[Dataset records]
──────────
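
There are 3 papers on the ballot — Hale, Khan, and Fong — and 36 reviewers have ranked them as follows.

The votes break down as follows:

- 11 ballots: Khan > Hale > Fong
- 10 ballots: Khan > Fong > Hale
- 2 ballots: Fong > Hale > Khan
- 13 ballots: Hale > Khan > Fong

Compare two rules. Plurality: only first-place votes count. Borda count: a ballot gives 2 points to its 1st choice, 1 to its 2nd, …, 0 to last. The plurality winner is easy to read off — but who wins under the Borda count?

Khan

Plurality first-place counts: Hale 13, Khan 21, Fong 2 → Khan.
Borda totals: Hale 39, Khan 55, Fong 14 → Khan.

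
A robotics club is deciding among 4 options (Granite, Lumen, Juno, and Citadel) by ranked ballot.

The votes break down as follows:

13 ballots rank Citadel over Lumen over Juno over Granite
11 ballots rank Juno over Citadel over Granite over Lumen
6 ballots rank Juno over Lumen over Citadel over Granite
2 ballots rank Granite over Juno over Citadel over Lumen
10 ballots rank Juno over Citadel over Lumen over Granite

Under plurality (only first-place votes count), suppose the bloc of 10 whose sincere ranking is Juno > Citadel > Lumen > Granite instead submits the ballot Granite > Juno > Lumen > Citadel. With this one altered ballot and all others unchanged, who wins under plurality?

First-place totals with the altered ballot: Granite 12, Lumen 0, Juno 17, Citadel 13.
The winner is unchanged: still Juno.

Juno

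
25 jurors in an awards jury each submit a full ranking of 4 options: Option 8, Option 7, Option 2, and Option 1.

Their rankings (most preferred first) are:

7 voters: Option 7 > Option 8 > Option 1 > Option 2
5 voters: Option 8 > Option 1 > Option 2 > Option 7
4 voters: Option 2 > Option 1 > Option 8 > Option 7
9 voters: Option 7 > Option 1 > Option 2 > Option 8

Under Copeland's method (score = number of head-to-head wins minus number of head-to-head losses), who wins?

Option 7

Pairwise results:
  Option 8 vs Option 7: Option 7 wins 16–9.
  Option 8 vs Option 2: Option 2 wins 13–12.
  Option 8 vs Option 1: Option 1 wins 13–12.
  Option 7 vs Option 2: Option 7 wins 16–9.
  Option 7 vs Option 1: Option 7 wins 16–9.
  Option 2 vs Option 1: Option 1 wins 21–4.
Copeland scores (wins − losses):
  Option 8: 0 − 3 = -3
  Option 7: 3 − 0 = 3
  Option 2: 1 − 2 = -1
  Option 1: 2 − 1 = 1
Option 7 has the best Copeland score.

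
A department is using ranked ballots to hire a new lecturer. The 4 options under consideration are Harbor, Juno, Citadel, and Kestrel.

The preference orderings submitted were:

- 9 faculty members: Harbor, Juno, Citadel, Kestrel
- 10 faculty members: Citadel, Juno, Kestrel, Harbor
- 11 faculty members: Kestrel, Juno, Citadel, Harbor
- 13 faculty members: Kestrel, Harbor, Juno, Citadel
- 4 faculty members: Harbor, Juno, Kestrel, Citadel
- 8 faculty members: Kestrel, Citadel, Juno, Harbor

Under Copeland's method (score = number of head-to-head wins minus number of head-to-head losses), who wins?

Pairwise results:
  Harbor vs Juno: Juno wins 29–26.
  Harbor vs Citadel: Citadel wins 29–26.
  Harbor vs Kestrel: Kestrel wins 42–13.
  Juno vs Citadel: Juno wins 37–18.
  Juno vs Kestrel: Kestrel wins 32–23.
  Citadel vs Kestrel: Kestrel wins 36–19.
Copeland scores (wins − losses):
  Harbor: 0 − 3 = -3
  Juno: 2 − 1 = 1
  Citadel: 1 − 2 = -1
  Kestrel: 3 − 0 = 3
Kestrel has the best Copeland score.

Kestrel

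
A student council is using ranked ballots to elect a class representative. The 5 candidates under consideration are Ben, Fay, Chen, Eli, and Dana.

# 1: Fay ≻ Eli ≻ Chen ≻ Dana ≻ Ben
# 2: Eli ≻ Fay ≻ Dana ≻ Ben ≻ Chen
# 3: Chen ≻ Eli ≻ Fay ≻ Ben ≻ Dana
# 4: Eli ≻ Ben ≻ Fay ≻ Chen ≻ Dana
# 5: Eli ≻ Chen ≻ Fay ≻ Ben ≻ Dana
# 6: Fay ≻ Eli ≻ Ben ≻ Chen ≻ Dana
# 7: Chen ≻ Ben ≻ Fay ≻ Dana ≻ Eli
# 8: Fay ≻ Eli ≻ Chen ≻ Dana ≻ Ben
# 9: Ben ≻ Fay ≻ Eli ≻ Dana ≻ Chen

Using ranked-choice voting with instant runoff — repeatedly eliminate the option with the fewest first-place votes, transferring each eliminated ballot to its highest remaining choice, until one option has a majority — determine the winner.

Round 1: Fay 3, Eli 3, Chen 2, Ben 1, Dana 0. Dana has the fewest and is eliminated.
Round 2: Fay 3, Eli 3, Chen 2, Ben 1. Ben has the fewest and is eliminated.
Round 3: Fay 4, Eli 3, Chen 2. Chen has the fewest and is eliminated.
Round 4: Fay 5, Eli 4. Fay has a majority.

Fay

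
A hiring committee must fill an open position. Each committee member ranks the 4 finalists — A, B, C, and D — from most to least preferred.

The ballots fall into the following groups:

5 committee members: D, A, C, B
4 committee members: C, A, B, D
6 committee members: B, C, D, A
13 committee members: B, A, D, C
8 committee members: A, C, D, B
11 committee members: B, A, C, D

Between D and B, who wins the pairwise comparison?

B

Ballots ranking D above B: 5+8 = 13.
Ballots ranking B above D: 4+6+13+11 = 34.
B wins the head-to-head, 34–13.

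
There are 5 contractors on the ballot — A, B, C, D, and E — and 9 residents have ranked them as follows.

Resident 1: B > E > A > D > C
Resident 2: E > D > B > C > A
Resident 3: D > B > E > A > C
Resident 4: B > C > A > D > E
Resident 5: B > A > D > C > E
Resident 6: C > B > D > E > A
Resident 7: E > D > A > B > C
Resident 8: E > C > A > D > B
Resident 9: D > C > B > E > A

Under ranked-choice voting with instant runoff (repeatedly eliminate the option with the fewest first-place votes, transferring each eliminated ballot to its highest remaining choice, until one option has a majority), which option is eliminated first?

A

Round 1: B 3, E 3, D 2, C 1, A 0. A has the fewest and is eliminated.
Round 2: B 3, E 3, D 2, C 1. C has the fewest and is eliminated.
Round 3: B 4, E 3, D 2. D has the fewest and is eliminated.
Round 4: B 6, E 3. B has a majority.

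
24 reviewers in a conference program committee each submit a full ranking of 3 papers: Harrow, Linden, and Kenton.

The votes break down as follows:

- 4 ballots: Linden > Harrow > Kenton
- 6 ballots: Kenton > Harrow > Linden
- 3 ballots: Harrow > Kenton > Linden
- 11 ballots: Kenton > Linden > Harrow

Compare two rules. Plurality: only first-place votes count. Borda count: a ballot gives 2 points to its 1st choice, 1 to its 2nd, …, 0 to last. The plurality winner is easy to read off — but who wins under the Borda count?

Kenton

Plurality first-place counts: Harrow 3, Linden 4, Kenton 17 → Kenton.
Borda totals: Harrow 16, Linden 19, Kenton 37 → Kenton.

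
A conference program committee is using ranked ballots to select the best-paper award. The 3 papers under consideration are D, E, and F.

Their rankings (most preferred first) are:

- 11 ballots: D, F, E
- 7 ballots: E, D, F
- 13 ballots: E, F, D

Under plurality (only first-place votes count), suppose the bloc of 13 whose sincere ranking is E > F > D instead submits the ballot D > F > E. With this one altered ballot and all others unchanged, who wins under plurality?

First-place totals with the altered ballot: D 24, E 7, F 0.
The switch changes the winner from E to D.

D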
──────────
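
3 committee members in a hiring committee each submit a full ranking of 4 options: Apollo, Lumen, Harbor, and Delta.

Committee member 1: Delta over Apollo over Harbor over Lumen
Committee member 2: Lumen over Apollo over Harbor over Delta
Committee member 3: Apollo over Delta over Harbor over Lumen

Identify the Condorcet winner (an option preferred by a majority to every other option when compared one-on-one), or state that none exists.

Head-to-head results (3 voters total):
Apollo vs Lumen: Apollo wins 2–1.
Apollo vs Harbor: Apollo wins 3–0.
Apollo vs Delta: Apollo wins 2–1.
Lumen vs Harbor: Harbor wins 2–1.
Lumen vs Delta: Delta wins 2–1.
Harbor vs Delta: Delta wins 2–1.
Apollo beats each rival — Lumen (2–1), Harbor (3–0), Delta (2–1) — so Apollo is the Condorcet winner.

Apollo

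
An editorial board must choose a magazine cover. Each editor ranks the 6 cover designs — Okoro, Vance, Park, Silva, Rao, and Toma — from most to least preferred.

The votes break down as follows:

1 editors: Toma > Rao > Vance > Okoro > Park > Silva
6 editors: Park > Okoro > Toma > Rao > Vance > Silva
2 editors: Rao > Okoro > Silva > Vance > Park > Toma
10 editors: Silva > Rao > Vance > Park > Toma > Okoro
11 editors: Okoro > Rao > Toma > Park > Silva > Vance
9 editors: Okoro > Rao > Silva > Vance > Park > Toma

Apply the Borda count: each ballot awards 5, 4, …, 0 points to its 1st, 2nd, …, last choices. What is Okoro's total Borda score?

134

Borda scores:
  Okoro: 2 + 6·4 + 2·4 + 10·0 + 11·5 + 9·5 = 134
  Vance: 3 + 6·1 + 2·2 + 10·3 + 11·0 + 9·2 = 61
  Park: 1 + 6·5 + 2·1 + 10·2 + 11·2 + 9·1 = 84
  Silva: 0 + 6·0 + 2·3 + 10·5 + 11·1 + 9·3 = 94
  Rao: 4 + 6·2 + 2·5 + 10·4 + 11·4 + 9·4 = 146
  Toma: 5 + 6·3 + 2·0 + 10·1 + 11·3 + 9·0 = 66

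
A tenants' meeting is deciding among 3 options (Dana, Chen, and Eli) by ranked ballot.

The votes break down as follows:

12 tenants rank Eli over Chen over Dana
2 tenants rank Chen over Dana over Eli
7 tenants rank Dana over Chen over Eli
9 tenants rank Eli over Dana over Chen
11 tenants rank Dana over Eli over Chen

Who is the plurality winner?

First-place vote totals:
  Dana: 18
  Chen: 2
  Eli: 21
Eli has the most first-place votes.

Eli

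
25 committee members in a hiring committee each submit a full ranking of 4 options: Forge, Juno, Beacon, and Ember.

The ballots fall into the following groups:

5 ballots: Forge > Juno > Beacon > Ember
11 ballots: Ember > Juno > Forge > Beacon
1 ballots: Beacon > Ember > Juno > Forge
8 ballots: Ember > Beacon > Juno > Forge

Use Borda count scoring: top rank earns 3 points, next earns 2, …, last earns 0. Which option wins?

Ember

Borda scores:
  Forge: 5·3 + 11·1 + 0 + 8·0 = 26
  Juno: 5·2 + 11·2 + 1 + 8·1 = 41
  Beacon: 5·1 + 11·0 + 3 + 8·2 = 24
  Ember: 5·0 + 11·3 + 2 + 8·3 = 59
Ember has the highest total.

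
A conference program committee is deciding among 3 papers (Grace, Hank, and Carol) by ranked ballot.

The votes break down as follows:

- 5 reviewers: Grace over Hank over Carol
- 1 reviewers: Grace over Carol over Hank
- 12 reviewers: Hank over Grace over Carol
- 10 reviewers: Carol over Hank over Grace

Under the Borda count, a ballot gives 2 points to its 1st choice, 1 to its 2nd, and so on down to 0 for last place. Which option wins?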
──────────
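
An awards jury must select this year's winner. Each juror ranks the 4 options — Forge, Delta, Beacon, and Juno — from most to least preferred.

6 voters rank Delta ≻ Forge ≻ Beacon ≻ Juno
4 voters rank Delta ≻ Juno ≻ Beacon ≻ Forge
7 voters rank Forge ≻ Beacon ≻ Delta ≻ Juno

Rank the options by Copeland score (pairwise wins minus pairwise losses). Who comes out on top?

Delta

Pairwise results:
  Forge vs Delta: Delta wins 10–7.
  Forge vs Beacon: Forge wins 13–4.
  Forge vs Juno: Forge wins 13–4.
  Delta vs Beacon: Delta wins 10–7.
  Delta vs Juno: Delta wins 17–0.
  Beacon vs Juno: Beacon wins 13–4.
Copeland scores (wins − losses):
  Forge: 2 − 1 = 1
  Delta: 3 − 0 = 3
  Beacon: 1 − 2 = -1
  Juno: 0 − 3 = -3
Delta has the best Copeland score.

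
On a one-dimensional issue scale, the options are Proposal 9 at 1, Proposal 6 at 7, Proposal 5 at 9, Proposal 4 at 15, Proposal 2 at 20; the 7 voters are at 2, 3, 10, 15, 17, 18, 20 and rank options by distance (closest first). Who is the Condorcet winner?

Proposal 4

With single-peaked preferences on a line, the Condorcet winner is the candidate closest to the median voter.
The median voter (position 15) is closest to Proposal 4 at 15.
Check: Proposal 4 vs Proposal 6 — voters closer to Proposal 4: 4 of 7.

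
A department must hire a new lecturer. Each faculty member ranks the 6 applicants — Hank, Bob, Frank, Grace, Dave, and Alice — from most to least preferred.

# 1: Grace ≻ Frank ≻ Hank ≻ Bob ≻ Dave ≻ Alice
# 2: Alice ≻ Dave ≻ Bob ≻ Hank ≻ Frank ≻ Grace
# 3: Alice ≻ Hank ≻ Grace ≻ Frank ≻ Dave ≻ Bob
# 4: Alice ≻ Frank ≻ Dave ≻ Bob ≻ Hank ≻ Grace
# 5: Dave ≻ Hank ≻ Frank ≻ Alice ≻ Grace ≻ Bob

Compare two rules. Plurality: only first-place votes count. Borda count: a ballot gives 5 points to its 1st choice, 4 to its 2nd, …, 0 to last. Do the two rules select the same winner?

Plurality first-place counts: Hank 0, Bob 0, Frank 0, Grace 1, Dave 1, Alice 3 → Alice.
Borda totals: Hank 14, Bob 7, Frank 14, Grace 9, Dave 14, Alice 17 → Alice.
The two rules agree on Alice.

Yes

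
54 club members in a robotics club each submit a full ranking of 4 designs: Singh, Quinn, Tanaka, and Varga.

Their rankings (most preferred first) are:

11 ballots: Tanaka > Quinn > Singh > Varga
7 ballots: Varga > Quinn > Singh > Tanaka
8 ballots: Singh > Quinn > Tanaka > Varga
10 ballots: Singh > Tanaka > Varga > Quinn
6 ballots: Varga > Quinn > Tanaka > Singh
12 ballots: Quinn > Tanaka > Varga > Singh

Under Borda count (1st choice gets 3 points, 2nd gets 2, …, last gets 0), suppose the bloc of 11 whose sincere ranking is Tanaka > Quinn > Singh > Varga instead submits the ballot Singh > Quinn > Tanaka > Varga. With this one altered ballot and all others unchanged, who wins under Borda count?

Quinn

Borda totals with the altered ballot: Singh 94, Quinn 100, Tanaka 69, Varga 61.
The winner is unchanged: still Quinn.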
──────────
▶ **GOAL OF THE EXERCISE**
Only the lines that contain the string "reviewers" should be copied from the entries above.

▶ **TASK SOLUTION**
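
There are 3 papers on the ballot — Hale, Khan, and Fong — and 36 reviewers have ranked them as follows.
24 reviewers in a conference program committee each submit a full ranking of 3 papers: Harrow, Linden, and Kenton.
- 5 reviewers: Grace over Hank over Carol
- 1 reviewers: Grace over Carol over Hank
- 12 reviewers: Hank over Grace over Carol
- 10 reviewers: Carol over Hank over Grace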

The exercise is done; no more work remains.